Description of the task ->
In the entries that follow, the line with "The product representation" opens the range and the line with "Here l₁=1, l₂=3, l₃=4, m₁=0, m₂=0, m₃=0." closes it; repeat that range exactly, both lines included.

Dataset entries ->
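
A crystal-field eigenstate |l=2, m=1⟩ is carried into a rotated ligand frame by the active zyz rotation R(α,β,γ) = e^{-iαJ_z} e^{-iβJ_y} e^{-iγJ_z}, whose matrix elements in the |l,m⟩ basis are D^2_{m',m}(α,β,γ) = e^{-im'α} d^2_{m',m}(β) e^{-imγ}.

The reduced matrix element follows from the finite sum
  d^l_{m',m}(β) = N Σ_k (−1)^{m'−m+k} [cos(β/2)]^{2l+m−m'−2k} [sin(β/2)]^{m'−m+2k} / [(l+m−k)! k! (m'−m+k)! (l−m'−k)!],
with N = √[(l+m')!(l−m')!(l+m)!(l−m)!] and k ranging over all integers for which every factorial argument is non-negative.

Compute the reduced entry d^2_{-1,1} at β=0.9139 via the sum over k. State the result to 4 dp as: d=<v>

d^2_{-1,1}(β=0.9139) via the finite sum:
With c≡cos(β/2)=0.897402 and s≡sin(β/2)=0.441213, N=[1·6·6·1]^{1/2}=6.000000
The bounds max(0,m−m')=2 and min(l+m,l−m')=3 give 2 terms
  k=2: (−1)^0·6.0000/(2)·0.8974^2·0.4412^2 = +0.470319
  k=3: (−1)^1·6.0000/(6)·0.8974^0·0.4412^4 = -0.037896
d^2_{-1,1}(0.9139) = +0.470319 -0.037896 = +0.432423

d=0.4324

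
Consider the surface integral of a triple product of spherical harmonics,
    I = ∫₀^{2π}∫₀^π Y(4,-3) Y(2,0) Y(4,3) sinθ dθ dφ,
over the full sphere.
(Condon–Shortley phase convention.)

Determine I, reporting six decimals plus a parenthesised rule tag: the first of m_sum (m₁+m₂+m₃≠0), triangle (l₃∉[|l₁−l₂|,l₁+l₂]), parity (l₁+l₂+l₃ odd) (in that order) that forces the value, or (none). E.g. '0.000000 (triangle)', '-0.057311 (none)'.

Checks pass: Σm=0; 10 even; l₃=4∈[2,6].
(2·4+1)(2·2+1)(2·4+1) = 405
Δ: 2! 6! 2! / 11! → 1/13860
sum: t=0:+1/192 t=1:−1/36 t=2:+1/192 = -5/288
3j²(4 2 4; 0 0 0) = Δ·Π!·Σ² = 20/693  (sign -1)
sum: t=1:−1/720 t=2:+1/480 = 1/1440
3j²(4 2 4; -3 0 3) = Δ·Π!·Σ² = 7/1980  (sign -1)
combine: 4πI² = 405·20/693·7/1980 = 5/121
take √, sign +1: I = 0.05734392
No selection rule forces the value: the integral is nonzero (none).

0.057344 (none)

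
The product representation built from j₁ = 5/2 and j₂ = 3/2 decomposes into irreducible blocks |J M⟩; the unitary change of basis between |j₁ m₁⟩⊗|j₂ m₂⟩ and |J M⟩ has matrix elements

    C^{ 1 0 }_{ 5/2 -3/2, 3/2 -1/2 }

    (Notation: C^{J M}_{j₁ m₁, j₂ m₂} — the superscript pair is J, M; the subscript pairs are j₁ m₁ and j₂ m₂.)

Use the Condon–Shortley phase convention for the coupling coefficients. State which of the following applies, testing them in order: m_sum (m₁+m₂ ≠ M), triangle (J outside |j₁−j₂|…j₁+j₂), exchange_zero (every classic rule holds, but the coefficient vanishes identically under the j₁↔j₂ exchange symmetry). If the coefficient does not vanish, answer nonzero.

m_sum

m-sum: m₁+m₂ = -3/2+(-1/2) = -2, M = 0  ✗ ⇒ coefficient is 0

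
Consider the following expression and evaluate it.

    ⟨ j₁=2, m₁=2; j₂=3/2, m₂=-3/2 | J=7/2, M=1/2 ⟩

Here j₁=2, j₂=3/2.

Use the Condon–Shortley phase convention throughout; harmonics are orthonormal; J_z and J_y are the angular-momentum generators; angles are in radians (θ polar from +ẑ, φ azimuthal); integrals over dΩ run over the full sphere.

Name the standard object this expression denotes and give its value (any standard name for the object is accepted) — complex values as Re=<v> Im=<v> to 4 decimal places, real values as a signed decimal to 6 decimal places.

This is a Clebsch–Gordan (vector-coupling) coefficient.
j₁+j₂−J=0  J+j₁−j₂=4  J−j₁+j₂=3  j₁+j₂+J+1=8
(j₁±m₁, j₂±m₂, J±M) = (4,0,0,3,4,3)
P² = 20736/35
sum k=0..0:
  [0] +1/144 = 1/144
S = 1/144
C² = P²·S² = 1/35 ; C = +0.169031

Clebsch–Gordan coefficient, +√(1/35) ≈ +0.169031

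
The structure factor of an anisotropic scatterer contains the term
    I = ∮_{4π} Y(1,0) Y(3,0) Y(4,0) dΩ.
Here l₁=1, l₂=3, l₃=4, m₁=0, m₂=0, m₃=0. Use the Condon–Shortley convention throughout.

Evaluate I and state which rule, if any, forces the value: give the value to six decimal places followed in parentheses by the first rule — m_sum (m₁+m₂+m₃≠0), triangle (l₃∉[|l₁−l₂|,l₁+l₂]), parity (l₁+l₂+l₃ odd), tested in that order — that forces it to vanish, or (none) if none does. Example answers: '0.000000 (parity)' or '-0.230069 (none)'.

Rules hold: Σm=0, L=8 even, 2≤4≤4.
N = 3·7·9 = 189
Δ = 0!·2!·6!/9! = 1/252
Racah Σ t=0..0: t=0:+1/36 = 1/36
⇒ 3j(1 3 4; 0 0 0)² = 4/63, sgn +1
(m-triple is (0,0,0) — same symbol as above.)
4πI² = N·(3j₀)²·(3jₘ)² = 16/21
I = +1·√(0.761905/4π) = 0.24623252
No selection rule forces the value: the integral is nonzero (none).

0.246233 (none)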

Expected answer ->
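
The product representation built from j₁ = 5/2 and j₂ = 3/2 decomposes into irreducible blocks |J M⟩; the unitary change of basis between |j₁ m₁⟩⊗|j₂ m₂⟩ and |J M⟩ has matrix elements

    C^{ 1 0 }_{ 5/2 -3/2, 3/2 -1/2 }

    (Notation: C^{J M}_{j₁ m₁, j₂ m₂} — the superscript pair is J, M; the subscript pairs are j₁ m₁ and j₂ m₂.)

Use the Condon–Shortley phase convention for the coupling coefficients. State which of the following applies, testing them in order: m_sum (m₁+m₂ ≠ M), triangle (J outside |j₁−j₂|…j₁+j₂), exchange_zero (every classic rule holds, but the coefficient vanishes identically under the j₁↔j₂ exchange symmetry). If the coefficient does not vanish, answer nonzero.

m_sum

m-sum: m₁+m₂ = -3/2+(-1/2) = -2, M = 0  ✗ ⇒ coefficient is 0

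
Consider the following expression and evaluate it.

    ⟨ j₁=2, m₁=2; j₂=3/2, m₂=-3/2 | J=7/2, M=1/2 ⟩

Here j₁=2, j₂=3/2.

Use the Condon–Shortley phase convention throughout; harmonics are orthonormal; J_z and J_y are the angular-momentum generators; angles are in radians (θ polar from +ẑ, φ azimuthal); integrals over dΩ run over the full sphere.

Name the standard object this expression denotes and give its value (any standard name for the object is accepted) — complex values as Re=<v> Im=<v> to 4 decimal places, real values as a signed decimal to 6 decimal places.

This is a Clebsch–Gordan (vector-coupling) coefficient.
j₁+j₂−J=0  J+j₁−j₂=4  J−j₁+j₂=3  j₁+j₂+J+1=8
(j₁±m₁, j₂±m₂, J±M) = (4,0,0,3,4,3)
P² = 20736/35
sum k=0..0:
  [0] +1/144 = 1/144
S = 1/144
C² = P²·S² = 1/35 ; C = +0.169031

Clebsch–Gordan coefficient, +√(1/35) ≈ +0.169031

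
The structure factor of an anisotropic scatterer contains the term
    I = ∮_{4π} Y(1,0) Y(3,0) Y(4,0) dΩ.
Here l₁=1, l₂=3, l₃=4, m₁=0, m₂=0, m₃=0. Use the Condon–Shortley convention throughout.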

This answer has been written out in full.